PROBLEM TO WORK ON: Return exactly these lines and no others: the one containing "Consider the right" and all that follow it to the end of the listing below.
#### SOURCE MATERIAL ####
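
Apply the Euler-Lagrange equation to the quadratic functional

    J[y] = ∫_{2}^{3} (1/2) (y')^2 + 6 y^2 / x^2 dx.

The Lagrangian is L = (1/2) (y')^2 + 6 y^2 / x^2.
Compute ∂L/∂y = 12y/x^2, ∂L/∂y' = y'.
The Euler-Lagrange equation d/dx(∂L/∂y') − ∂L/∂y = 0 reduces to
    y'' − 12/x^2 · y = 0  (x > 0).
Its general solution is
    y(x) = A x^4 + B x^(-3),
with A, B fixed by the endpoint conditions.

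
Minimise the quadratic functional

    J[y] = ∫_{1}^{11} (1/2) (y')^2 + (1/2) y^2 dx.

The Lagrangian is L = (1/2) (y')^2 + (1/2) y^2.
Compute ∂L/∂y = y, ∂L/∂y' = y'.
The Euler-Lagrange equation d/dx(∂L/∂y') − ∂L/∂y = 0 reduces to
    y'' − y = 0.
Its general solution is
    y(x) = A e^x + B e^(−x),
with A, B fixed by the endpoint conditions.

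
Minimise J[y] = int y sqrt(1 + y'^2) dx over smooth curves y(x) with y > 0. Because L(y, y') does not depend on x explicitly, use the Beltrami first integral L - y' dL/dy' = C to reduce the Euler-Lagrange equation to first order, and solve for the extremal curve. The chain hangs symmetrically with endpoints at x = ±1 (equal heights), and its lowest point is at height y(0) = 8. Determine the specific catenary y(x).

The Lagrangian L(y, y') = y sqrt(1 + y'^2) has no explicit x dependence, so the Beltrami identity applies:
    L − y' ∂L/∂y' = C.
Compute ∂L/∂y' = y · y' / sqrt(1 + y'^2). Then
    L − y' ∂L/∂y'
    = y sqrt(1 + y'^2) − y · y'^2 / sqrt(1 + y'^2)
    = y (1 + y'^2 − y'^2) / sqrt(1 + y'^2)
    = y / sqrt(1 + y'^2) = C.
Squaring gives y^2 = C^2 (1 + y'^2), i.e.
    y'^2 = y^2 / C^2 − 1.
Separating variables,
    dy / sqrt(y^2 − C^2) = dx / C,
and integrating gives arccosh(y / C) = (x − a)/C, so
    y(x) = C cosh((x − a)/C),
the catenary. The constants C and a are fixed by the two endpoint conditions (and, for the hanging-chain problem, the length constraint selects C).
Now fit the given data. The endpoints x = ±1 are symmetric at equal height, so the catenary is even about its minimum: a = 0 and y(x) = C cosh(x/C). The lowest point is y(0) = C cosh(0) = C, and we are told y(0) = 8, so C = 8. Therefore
    y(x) = 8 cosh(x/8),
and at the endpoints
    y(±1) = 8 cosh(1/8).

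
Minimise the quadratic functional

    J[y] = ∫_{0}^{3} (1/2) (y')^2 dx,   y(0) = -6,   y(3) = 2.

The Lagrangian is L = (1/2) (y')^2.
Compute ∂L/∂y = 0, ∂L/∂y' = y'.
The Euler-Lagrange equation d/dx(∂L/∂y') − ∂L/∂y = 0 reduces to
    y'' = 0.
Its general solution is
    y(x) = A x + B,
with A, B fixed by the endpoint conditions.
Applying the endpoint conditions y(0) = -6 and y(3) = 2: solve A·0 + B = -6 and A·3 + B = 2. Subtracting gives A(3 − 0) = 2 − -6, so A = 8/3, and B = -6 − A·0 = -6. Therefore
    y(x) = (8/3) x - 6.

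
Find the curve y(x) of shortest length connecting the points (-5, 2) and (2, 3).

Arc-length functional: J[y] = ∫ sqrt(1 + (y')^2) dx.
Lagrangian L = sqrt(1 + (y')^2) has no explicit y dependence, so ∂L/∂y = 0 and the Euler-Lagrange equation gives
    d/dx( y' / sqrt(1 + (y')^2) ) = 0  ⇒  y' / sqrt(1 + (y')^2) = const.
Hence y' is constant, so y(x) is affine.
Fitting the endpoints (-5, 2) and (2, 3):
    slope m = (3 − 2) / (2 − (-5)) = 1/7,
    intercept c = 2 − m·(-5) = 19/7.
Extremal: y(x) = (1/7) x + 19/7.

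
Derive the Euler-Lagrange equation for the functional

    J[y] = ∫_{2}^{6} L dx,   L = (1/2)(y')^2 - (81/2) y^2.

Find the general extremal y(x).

The Lagrangian is L = (1/2)(y')^2 - (81/2) y^2.
∂L/∂y = -81y.
∂L/∂y' = y'.
The Euler-Lagrange equation d/dx(∂L/∂y') − ∂L/∂y = 0 becomes:
    y'' + 81 y = 0
General solution: y(x) = A sin(9x) + B cos(9x), where A and B are arbitrary constants fixed by the endpoint conditions.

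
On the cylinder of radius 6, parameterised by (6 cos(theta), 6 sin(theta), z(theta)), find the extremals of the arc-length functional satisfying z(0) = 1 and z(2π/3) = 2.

Parameterise the cylinder of radius R = 6 as
    r(θ) = (6 cos θ, 6 sin θ, z(θ)).
The arc-length element is
    ds = sqrt(36 + (dz/dθ)^2) dθ,
so the Lagrangian is L = sqrt(36 + z'^2).
L depends on z' only, not on z or θ, so ∂L/∂z = 0 and
    ∂L/∂z' = z' / sqrt(36 + z'^2).
The Euler-Lagrange equation gives
    d/dθ( z' / sqrt(36 + z'^2) ) = 0,
so z' is constant. Integrating once:
    z(θ) = a θ + b,
a helix on the cylinder (a straight line when the cylinder is unrolled). The constants a, b are determined by the endpoint conditions.
With endpoint conditions z(0) = 1 and z(2π/3) = 2: from z(0) = b we get b = 1, and a·2π/3 + 1 = 2 gives a = 3/(2π), so
    z(θ) = (3/(2π)) θ + 1.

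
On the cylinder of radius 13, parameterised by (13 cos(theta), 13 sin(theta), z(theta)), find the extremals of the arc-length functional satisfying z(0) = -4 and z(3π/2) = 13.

Parameterise the cylinder of radius R = 13 as
    r(θ) = (13 cos θ, 13 sin θ, z(θ)).
The arc-length element is
    ds = sqrt(169 + (dz/dθ)^2) dθ,
so the Lagrangian is L = sqrt(169 + z'^2).
L depends on z' only, not on z or θ, so ∂L/∂z = 0 and
    ∂L/∂z' = z' / sqrt(169 + z'^2).
The Euler-Lagrange equation gives
    d/dθ( z' / sqrt(169 + z'^2) ) = 0,
so z' is constant. Integrating once:
    z(θ) = a θ + b,
a helix on the cylinder (a straight line when the cylinder is unrolled). The constants a, b are determined by the endpoint conditions.
With endpoint conditions z(0) = -4 and z(3π/2) = 13: from z(0) = b we get b = -4, and a·3π/2 + -4 = 13 gives a = 34/(3π), so
    z(θ) = (34/(3π)) θ − 4.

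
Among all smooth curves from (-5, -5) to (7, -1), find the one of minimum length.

Arc-length functional: J[y] = ∫ sqrt(1 + (y')^2) dx.
Lagrangian L = sqrt(1 + (y')^2) has no explicit y dependence, so ∂L/∂y = 0 and the Euler-Lagrange equation gives
    d/dx( y' / sqrt(1 + (y')^2) ) = 0  ⇒  y' / sqrt(1 + (y')^2) = const.
Hence y' is constant, so y(x) is affine.
Fitting the endpoints (-5, -5) and (7, -1):
    slope m = ((-1) − (-5)) / (7 − (-5)) = 1/3,
    intercept c = (-5) − m·(-5) = -10/3.
Extremal: y(x) = (1/3) x - 10/3.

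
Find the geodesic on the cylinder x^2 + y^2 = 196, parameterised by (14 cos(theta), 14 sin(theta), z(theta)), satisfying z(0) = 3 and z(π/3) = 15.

Parameterise the cylinder of radius R = 14 as
    r(θ) = (14 cos θ, 14 sin θ, z(θ)).
The arc-length element is
    ds = sqrt(196 + (dz/dθ)^2) dθ,
so the Lagrangian is L = sqrt(196 + z'^2).
L depends on z' only, not on z or θ, so ∂L/∂z = 0 and
    ∂L/∂z' = z' / sqrt(196 + z'^2).
The Euler-Lagrange equation gives
    d/dθ( z' / sqrt(196 + z'^2) ) = 0,
so z' is constant. Integrating once:
    z(θ) = a θ + b,
a helix on the cylinder (a straight line when the cylinder is unrolled). The constants a, b are determined by the endpoint conditions.
With endpoint conditions z(0) = 3 and z(π/3) = 15: from z(0) = b we get b = 3, and a·π/3 + 3 = 15 gives a = 36/π, so
    z(θ) = (36/π) θ + 3.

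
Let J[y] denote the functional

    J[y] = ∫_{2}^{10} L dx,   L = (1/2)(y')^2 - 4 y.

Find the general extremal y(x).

The Lagrangian is L = (1/2)(y')^2 - 4 y.
∂L/∂y = -4.
∂L/∂y' = y'.
The Euler-Lagrange equation d/dx(∂L/∂y') − ∂L/∂y = 0 becomes:
    y'' + 4 = 0
General solution: y(x) = -2 x^2 + A x + B, where A and B are arbitrary constants fixed by the endpoint conditions.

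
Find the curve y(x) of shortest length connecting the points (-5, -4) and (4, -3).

Arc-length functional: J[y] = ∫ sqrt(1 + (y')^2) dx.
Lagrangian L = sqrt(1 + (y')^2) has no explicit y dependence, so ∂L/∂y = 0 and the Euler-Lagrange equation gives
    d/dx( y' / sqrt(1 + (y')^2) ) = 0  ⇒  y' / sqrt(1 + (y')^2) = const.
Hence y' is constant, so y(x) is affine.
Fitting the endpoints (-5, -4) and (4, -3):
    slope m = ((-3) − (-4)) / (4 − (-5)) = 1/9,
    intercept c = (-4) − m·(-5) = -31/9.
Extremal: y(x) = (1/9) x - 31/9.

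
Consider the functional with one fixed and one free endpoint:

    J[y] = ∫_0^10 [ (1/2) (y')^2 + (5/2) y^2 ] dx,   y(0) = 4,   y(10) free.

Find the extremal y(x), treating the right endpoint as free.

The Lagrangian L = (1/2) (y')^2 + (5/2) y^2 gives
    ∂L/∂y = 5 y,   ∂L/∂y' = y'.
Euler-Lagrange: y'' − 5 y = 0.
With k = sqrt(5), the general solution is
    y(x) = A cosh(sqrt(5) x) + B sinh(sqrt(5) x).
Fixed left endpoint y(0) = 4 ⇒ A = 4.
The right endpoint x = 10 is free, so the natural (transversality) condition is ∂L/∂y' |_{x=10} = 0, i.e. y'(10) = 0.
Compute y'(x) = A k sinh(k x) + B k cosh(k x), so
    y'(10) = A k sinh(k·10) + B k cosh(k·10) = 0
    ⇒ B = −A tanh(k·10) = − 4 tanh(sqrt(5)·10).
Therefore the extremal is
    y(x) = 4 cosh(sqrt(5) x) − 4 tanh(sqrt(5)·10) sinh(sqrt(5) x).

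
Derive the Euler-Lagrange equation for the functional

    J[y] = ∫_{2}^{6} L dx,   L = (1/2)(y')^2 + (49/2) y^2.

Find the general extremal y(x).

The Lagrangian is L = (1/2)(y')^2 + (49/2) y^2.
∂L/∂y = 49y.
∂L/∂y' = y'.
The Euler-Lagrange equation d/dx(∂L/∂y') − ∂L/∂y = 0 becomes:
    y'' - 49 y = 0
General solution: y(x) = A e^(7x) + B e^(-7x), where A and B are arbitrary constants fixed by the endpoint conditions.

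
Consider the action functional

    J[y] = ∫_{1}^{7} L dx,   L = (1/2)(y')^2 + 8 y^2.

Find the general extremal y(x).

The Lagrangian is L = (1/2)(y')^2 + 8 y^2.
∂L/∂y = 16y.
∂L/∂y' = y'.
The Euler-Lagrange equation d/dx(∂L/∂y') − ∂L/∂y = 0 becomes:
    y'' - 16 y = 0
General solution: y(x) = A e^(4x) + B e^(-4x), where A and B are arbitrary constants fixed by the endpoint conditions.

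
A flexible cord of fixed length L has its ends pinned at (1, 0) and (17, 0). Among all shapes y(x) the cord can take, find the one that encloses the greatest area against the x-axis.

Set up the augmented Lagrangian using a multiplier λ for the length constraint:
    F(y, y') = y − λ sqrt(1 + y'^2).
F has no explicit x dependence, so the Beltrami identity yields a first integral
    F − y' ∂F/∂y' = C.
Compute ∂F/∂y' = −λ y' / sqrt(1 + y'^2). Then
    y − λ sqrt(1 + y'^2) + λ y'^2 / sqrt(1 + y'^2) = C
    ⇒  y − λ / sqrt(1 + y'^2) = C.
Solving for y' and integrating gives
    (x − a)^2 + (y − b)^2 = λ^2,
a circular arc of radius λ. The constants a, b are determined by the endpoint conditions y(1) = y(17) = 0, and λ is fixed implicitly by the length constraint
    ∫_{1}^{17} sqrt(1 + y'^2) dx = L.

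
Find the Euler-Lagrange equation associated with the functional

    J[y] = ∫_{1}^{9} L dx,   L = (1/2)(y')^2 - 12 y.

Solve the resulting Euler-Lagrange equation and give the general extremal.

The Lagrangian is L = (1/2)(y')^2 - 12 y.
∂L/∂y = -12.
∂L/∂y' = y'.
The Euler-Lagrange equation d/dx(∂L/∂y') − ∂L/∂y = 0 becomes:
    y'' + 12 = 0
General solution: y(x) = -6 x^2 + A x + B, where A and B are arbitrary constants fixed by the endpoint conditions.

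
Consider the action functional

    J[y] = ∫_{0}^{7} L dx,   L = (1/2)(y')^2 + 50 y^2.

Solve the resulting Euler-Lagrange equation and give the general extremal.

The Lagrangian is L = (1/2)(y')^2 + 50 y^2.
∂L/∂y = 100y.
∂L/∂y' = y'.
The Euler-Lagrange equation d/dx(∂L/∂y') − ∂L/∂y = 0 becomes:
    y'' - 100 y = 0
General solution: y(x) = A e^(10x) + B e^(-10x), where A and B are arbitrary constants fixed by the endpoint conditions.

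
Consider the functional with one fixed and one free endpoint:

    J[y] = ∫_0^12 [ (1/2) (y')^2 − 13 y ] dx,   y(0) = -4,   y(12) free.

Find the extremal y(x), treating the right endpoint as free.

The Lagrangian L = (1/2) (y')^2 − 13 y gives
    ∂L/∂y = −13,   ∂L/∂y' = y'.
Euler-Lagrange: d/dx(y') − (−13) = 0, i.e. y'' + 13 = 0, so
    y(x) = −(13/2) x^2 + C1 x + C2.
Fixed left endpoint y(0) = -4 ⇒ C2 = -4.
The right endpoint x = 12 is free, so the natural (transversality) condition is ∂L/∂y' |_{x=12} = 0, i.e. y'(12) = 0.
Compute y'(x) = −13 x + C1, so y'(12) = −156 + C1 = 0 ⇒ C1 = 156.
Therefore the extremal is
    y(x) = −(13/2) x^2 + 156 x − 4.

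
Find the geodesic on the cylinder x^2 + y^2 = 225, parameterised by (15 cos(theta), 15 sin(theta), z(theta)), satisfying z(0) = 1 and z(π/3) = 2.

Parameterise the cylinder of radius R = 15 as
    r(θ) = (15 cos θ, 15 sin θ, z(θ)).
The arc-length element is
    ds = sqrt(225 + (dz/dθ)^2) dθ,
so the Lagrangian is L = sqrt(225 + z'^2).
L depends on z' only, not on z or θ, so ∂L/∂z = 0 and
    ∂L/∂z' = z' / sqrt(225 + z'^2).
The Euler-Lagrange equation gives
    d/dθ( z' / sqrt(225 + z'^2) ) = 0,
so z' is constant. Integrating once:
    z(θ) = a θ + b,
a helix on the cylinder (a straight line when the cylinder is unrolled). The constants a, b are determined by the endpoint conditions.
With endpoint conditions z(0) = 1 and z(π/3) = 2: from z(0) = b we get b = 1, and a·π/3 + 1 = 2 gives a = 3/π, so
    z(θ) = (3/π) θ + 1.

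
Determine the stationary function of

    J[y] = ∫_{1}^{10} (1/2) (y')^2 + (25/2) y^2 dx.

The Lagrangian is L = (1/2) (y')^2 + (25/2) y^2.
Compute ∂L/∂y = 25y, ∂L/∂y' = y'.
The Euler-Lagrange equation d/dx(∂L/∂y') − ∂L/∂y = 0 reduces to
    y'' − 25 y = 0.
Its general solution is
    y(x) = A e^(5x) + B e^(−5x),
with A, B fixed by the endpoint conditions.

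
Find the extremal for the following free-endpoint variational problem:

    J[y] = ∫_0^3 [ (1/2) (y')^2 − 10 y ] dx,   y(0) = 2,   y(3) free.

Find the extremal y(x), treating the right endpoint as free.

The Lagrangian L = (1/2) (y')^2 − 10 y gives
    ∂L/∂y = −10,   ∂L/∂y' = y'.
Euler-Lagrange: d/dx(y') − (−10) = 0, i.e. y'' + 10 = 0, so
    y(x) = −(10/2) x^2 + C1 x + C2.
Fixed left endpoint y(0) = 2 ⇒ C2 = 2.
The right endpoint x = 3 is free, so the natural (transversality) condition is ∂L/∂y' |_{x=3} = 0, i.e. y'(3) = 0.
Compute y'(x) = −10 x + C1, so y'(3) = −30 + C1 = 0 ⇒ C1 = 30.
Therefore the extremal is
    y(x) = −5 x^2 + 30 x + 2.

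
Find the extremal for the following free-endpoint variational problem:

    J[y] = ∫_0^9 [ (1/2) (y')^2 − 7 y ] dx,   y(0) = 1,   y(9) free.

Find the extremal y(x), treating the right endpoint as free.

The Lagrangian L = (1/2) (y')^2 − 7 y gives
    ∂L/∂y = −7,   ∂L/∂y' = y'.
Euler-Lagrange: d/dx(y') − (−7) = 0, i.e. y'' + 7 = 0, so
    y(x) = −(7/2) x^2 + C1 x + C2.
Fixed left endpoint y(0) = 1 ⇒ C2 = 1.
The right endpoint x = 9 is free, so the natural (transversality) condition is ∂L/∂y' |_{x=9} = 0, i.e. y'(9) = 0.
Compute y'(x) = −7 x + C1, so y'(9) = −63 + C1 = 0 ⇒ C1 = 63.
Therefore the extremal is
    y(x) = −(7/2) x^2 + 63 x + 1.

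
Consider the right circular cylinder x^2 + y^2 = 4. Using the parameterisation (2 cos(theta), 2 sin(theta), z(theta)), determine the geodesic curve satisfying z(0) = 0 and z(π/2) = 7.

Parameterise the cylinder of radius R = 2 as
    r(θ) = (2 cos θ, 2 sin θ, z(θ)).
The arc-length element is
    ds = sqrt(4 + (dz/dθ)^2) dθ,
so the Lagrangian is L = sqrt(4 + z'^2).
L depends on z' only, not on z or θ, so ∂L/∂z = 0 and
    ∂L/∂z' = z' / sqrt(4 + z'^2).
The Euler-Lagrange equation gives
    d/dθ( z' / sqrt(4 + z'^2) ) = 0,
so z' is constant. Integrating once:
    z(θ) = a θ + b,
a helix on the cylinder (a straight line when the cylinder is unrolled). The constants a, b are determined by the endpoint conditions.
With endpoint conditions z(0) = 0 and z(π/2) = 7: from z(0) = b we get b = 0, and a·π/2 + 0 = 7 gives a = 14/π, so
    z(θ) = (14/π) θ.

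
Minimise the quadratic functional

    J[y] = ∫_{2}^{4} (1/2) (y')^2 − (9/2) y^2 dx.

The Lagrangian is L = (1/2) (y')^2 − (9/2) y^2.
Compute ∂L/∂y = -9y, ∂L/∂y' = y'.
The Euler-Lagrange equation d/dx(∂L/∂y') − ∂L/∂y = 0 reduces to
    y'' + 9 y = 0.
Its general solution is
    y(x) = A sin(3x) + B cos(3x),
with A, B fixed by the endpoint conditions.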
####
SOLUTION TO THIS PROBLEM:
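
Consider the right circular cylinder x^2 + y^2 = 4. Using the parameterisation (2 cos(theta), 2 sin(theta), z(theta)), determine the geodesic curve satisfying z(0) = 0 and z(π/2) = 7.

Parameterise the cylinder of radius R = 2 as
    r(θ) = (2 cos θ, 2 sin θ, z(θ)).
The arc-length element is
    ds = sqrt(4 + (dz/dθ)^2) dθ,
so the Lagrangian is L = sqrt(4 + z'^2).
L depends on z' only, not on z or θ, so ∂L/∂z = 0 and
    ∂L/∂z' = z' / sqrt(4 + z'^2).
The Euler-Lagrange equation gives
    d/dθ( z' / sqrt(4 + z'^2) ) = 0,
so z' is constant. Integrating once:
    z(θ) = a θ + b,
a helix on the cylinder (a straight line when the cylinder is unrolled). The constants a, b are determined by the endpoint conditions.
With endpoint conditions z(0) = 0 and z(π/2) = 7: from z(0) = b we get b = 0, and a·π/2 + 0 = 7 gives a = 14/π, so
    z(θ) = (14/π) θ.

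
Minimise the quadratic functional

    J[y] = ∫_{2}^{4} (1/2) (y')^2 − (9/2) y^2 dx.

The Lagrangian is L = (1/2) (y')^2 − (9/2) y^2.
Compute ∂L/∂y = -9y, ∂L/∂y' = y'.
The Euler-Lagrange equation d/dx(∂L/∂y') − ∂L/∂y = 0 reduces to
    y'' + 9 y = 0.
Its general solution is
    y(x) = A sin(3x) + B cos(3x),
with A, B fixed by the endpoint conditions.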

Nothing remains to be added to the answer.